EXERCISE PROMPT:
Every line in the material below that includes "gauging" should be copied.

*** Opening of INFORMATION PROVIDED ***

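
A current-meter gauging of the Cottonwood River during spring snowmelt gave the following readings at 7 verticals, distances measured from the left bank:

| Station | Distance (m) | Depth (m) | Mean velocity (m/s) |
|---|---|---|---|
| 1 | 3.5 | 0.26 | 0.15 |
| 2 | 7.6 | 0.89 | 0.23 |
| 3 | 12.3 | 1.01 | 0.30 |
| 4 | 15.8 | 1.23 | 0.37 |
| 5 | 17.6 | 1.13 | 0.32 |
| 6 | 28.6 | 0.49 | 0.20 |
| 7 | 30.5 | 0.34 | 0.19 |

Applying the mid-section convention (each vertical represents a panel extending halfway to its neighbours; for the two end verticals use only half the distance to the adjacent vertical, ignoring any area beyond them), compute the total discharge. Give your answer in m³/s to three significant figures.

w_1 = (7.6 − 3.5)/2 = 2.05 m; q_1 = 0.15 × 0.26 × 2.05 = 0.07995 m³/s
w_2 = (12.3 − 3.5)/2 = 4.4 m; q_2 = 0.23 × 0.89 × 4.4 = 0.9007 m³/s
w_3 = (15.8 − 7.6)/2 = 4.1 m; q_3 = 0.30 × 1.01 × 4.1 = 1.242 m³/s
w_4 = (17.6 − 12.3)/2 = 2.65 m; q_4 = 0.37 × 1.23 × 2.65 = 1.206 m³/s
w_5 = (28.6 − 15.8)/2 = 6.4 m; q_5 = 0.32 × 1.13 × 6.4 = 2.314 m³/s
w_6 = (30.5 − 17.6)/2 = 6.45 m; q_6 = 0.20 × 0.49 × 6.45 = 0.6321 m³/s
w_7 = (30.5 − 28.6)/2 = 0.95 m; q_7 = 0.19 × 0.34 × 0.95 = 0.06137 m³/s
Q = Σ qᵢ = 6.437 m³/s

6.44 m³/s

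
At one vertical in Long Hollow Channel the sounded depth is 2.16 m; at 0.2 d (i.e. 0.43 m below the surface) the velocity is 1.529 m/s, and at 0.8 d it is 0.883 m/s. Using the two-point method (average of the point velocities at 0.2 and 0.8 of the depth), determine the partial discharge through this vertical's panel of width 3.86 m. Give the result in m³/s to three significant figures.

10.1 m³/s

v̄ = (1.529 + 0.883) / 2 = 1.206 m/s
q = v̄ × d × w = 1.206 × 2.16 × 3.86 = 10.06 m³/s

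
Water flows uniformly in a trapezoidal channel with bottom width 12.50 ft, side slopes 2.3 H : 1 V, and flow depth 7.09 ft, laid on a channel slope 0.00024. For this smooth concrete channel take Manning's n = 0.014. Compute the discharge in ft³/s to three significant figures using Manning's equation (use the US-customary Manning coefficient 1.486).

881 ft³/s

A = (b + z·y)·y = (12.50 + 2.3×7.09)×7.09 = 204.2 ft²
P = b + 2y√(1+z²) = 12.50 + 2×7.09×√(1+2.3²) = 48.06 ft
R = A/P = 204.2/48.06 = 4.249 ft
Q = (1.486/n)·A·R^(2/3)·S^(1/2) = (1.486/0.014) × 204.2 × 4.249^(2/3) × 0.00024^(1/2) = 881.1 ft³/s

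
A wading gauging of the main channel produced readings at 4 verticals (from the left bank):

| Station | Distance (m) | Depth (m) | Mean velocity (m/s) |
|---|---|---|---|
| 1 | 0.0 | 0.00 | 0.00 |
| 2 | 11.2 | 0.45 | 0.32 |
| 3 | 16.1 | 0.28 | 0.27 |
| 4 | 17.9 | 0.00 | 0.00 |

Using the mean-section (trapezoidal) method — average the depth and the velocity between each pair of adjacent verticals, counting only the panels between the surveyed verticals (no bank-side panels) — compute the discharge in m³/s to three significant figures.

0.965 m³/s

Panel 1-2: Δb = 11.2 m, d̄ = (0.00+0.45)/2 = 0.225, v̄ = (0.00+0.32)/2 = 0.16 → q = 11.2×0.225×0.16 = 0.4032 m³/s
Panel 2-3: Δb = 4.9 m, d̄ = (0.45+0.28)/2 = 0.365, v̄ = (0.32+0.27)/2 = 0.295 → q = 4.9×0.365×0.295 = 0.5276 m³/s
Panel 3-4: Δb = 1.8 m, d̄ = (0.28+0.00)/2 = 0.14, v̄ = (0.27+0.00)/2 = 0.135 → q = 1.8×0.14×0.135 = 0.03402 m³/s
Q = Σ q = 0.9648 m³/s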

*** Close of INFORMATION PROVIDED ***

EXERCISE RESULT:
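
A current-meter gauging of the Cottonwood River during spring snowmelt gave the following readings at 7 verticals, distances measured from the left bank:
A wading gauging of the main channel produced readings at 4 verticals (from the left bank):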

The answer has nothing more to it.